START Supplied data

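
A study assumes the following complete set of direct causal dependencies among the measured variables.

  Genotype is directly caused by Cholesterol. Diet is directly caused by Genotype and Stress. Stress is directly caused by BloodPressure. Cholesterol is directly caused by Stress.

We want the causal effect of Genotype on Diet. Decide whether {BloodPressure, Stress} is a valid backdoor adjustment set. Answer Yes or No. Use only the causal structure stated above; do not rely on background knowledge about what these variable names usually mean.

Yes

Backdoor paths from Genotype to Diet (paths whose first edge points into Genotype):
  P1: Genotype <- Cholesterol <- Stress -> Diet
Condition 1 (no descendant of Genotype in the set): holds — descendants of Genotype are {Diet}; none are in {BloodPressure, Stress}.
Condition 2 (every backdoor path blocked by {BloodPressure, Stress}):
  P1: blocked at fork node Stress ∈ conditioning set.
{BloodPressure, Stress} satisfies the backdoor criterion.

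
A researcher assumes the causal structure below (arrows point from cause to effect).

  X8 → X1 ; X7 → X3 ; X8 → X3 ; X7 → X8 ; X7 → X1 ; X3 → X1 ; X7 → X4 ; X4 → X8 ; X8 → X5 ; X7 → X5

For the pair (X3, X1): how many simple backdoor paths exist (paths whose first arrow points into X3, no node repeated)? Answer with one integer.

8

A backdoor path from X3 to X1 is any simple undirected path whose first edge points into X3 (i.e. leaves X3 via a parent).
Parents of X3: {X7, X8}.
Enumerating:
  P1: X3 <- X7 -> X4 -> X8 -> X1
  P2: X3 <- X7 -> X8 -> X1
  P3: X3 <- X7 -> X1
  P4: X3 <- X7 -> X5 <- X8 -> X1
  P5: X3 <- X8 <- X7 -> X1
  P6: X3 <- X8 <- X4 <- X7 -> X1
  P7: X3 <- X8 -> X1
  P8: X3 <- X8 -> X5 <- X7 -> X1
That exhausts the simple backdoor paths. Count: 8.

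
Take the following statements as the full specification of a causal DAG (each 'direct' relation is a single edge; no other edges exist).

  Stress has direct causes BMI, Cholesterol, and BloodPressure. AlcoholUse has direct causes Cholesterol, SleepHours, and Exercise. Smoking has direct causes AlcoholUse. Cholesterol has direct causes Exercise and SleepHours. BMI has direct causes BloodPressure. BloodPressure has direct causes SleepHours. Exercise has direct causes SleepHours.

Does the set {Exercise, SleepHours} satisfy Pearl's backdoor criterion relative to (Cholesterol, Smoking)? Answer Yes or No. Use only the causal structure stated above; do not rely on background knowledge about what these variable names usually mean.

Yes

Backdoor paths from Cholesterol to Smoking (paths whose first edge points into Cholesterol):
  P1: Cholesterol <- SleepHours -> Exercise -> AlcoholUse -> Smoking
  P2: Cholesterol <- SleepHours -> AlcoholUse -> Smoking
  P3: Cholesterol <- Exercise <- SleepHours -> AlcoholUse -> Smoking
  P4: Cholesterol <- Exercise -> AlcoholUse -> Smoking
Condition 1 (no descendant of Cholesterol in the set): holds — descendants of Cholesterol are {AlcoholUse, Smoking, Stress}; none are in {Exercise, SleepHours}.
Condition 2 (every backdoor path blocked by {Exercise, SleepHours}):
  P1: blocked at fork node SleepHours ∈ conditioning set.
  P2: blocked at fork node SleepHours ∈ conditioning set.
  P3: blocked at chain node Exercise ∈ conditioning set.
  P4: blocked at fork node Exercise ∈ conditioning set.
{Exercise, SleepHours} satisfies the backdoor criterion.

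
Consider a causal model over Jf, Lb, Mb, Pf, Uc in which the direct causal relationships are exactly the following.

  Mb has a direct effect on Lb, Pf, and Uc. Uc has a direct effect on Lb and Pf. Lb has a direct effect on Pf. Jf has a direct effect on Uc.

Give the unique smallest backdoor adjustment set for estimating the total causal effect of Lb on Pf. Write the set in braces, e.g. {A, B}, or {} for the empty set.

{Mb, Uc}

Variables eligible for adjustment (non-descendants of Lb, excluding Lb and Pf): {Jf, Mb, Uc}.
Backdoor paths from Lb to Pf:
  P1: Lb <- Mb -> Uc -> Pf
  P2: Lb <- Mb -> Pf
  P3: Lb <- Uc <- Mb -> Pf
  P4: Lb <- Uc -> Pf
The empty set is not sufficient: P1 (Lb <- Mb -> Uc -> Pf) has no collider blocking it and no conditioned non-collider, so it is open.
Try {Mb, Uc}:
  P1: blocked at fork node Mb ∈ conditioning set.
  P2: blocked at fork node Mb ∈ conditioning set.
  P3: blocked at chain node Uc ∈ conditioning set.
  P4: blocked at fork node Uc ∈ conditioning set.
{Mb, Uc} contains no descendant of Lb and blocks every backdoor path.
Every element of {Mb, Uc} is needed (dropping Mb leaves P2 open; dropping Uc leaves P4 open), so no proper subset is valid.
Among all size-2 subsets of the eligible variables, only {Mb, Uc} blocks every backdoor path, so it is the unique smallest valid adjustment set.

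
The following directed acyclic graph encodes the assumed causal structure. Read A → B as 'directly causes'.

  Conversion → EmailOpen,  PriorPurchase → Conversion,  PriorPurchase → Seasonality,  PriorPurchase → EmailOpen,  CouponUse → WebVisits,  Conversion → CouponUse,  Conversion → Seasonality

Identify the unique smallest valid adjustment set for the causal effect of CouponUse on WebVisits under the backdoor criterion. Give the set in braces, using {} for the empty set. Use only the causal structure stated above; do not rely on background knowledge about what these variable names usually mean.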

END Supplied data

• _Aim of the task_
Your answer must be the line containing "Conversion → Seasonality" through the last line above, copied exactly, with nothing added.

• _Solved problem_
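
  Conversion → EmailOpen,  PriorPurchase → Conversion,  PriorPurchase → Seasonality,  PriorPurchase → EmailOpen,  CouponUse → WebVisits,  Conversion → CouponUse,  Conversion → Seasonality

Identify the unique smallest valid adjustment set for the causal effect of CouponUse on WebVisits under the backdoor criterion. Give the set in braces, using {} for the empty set. Use only the causal structure stated above; do not rely on background knowledge about what these variable names usually mean.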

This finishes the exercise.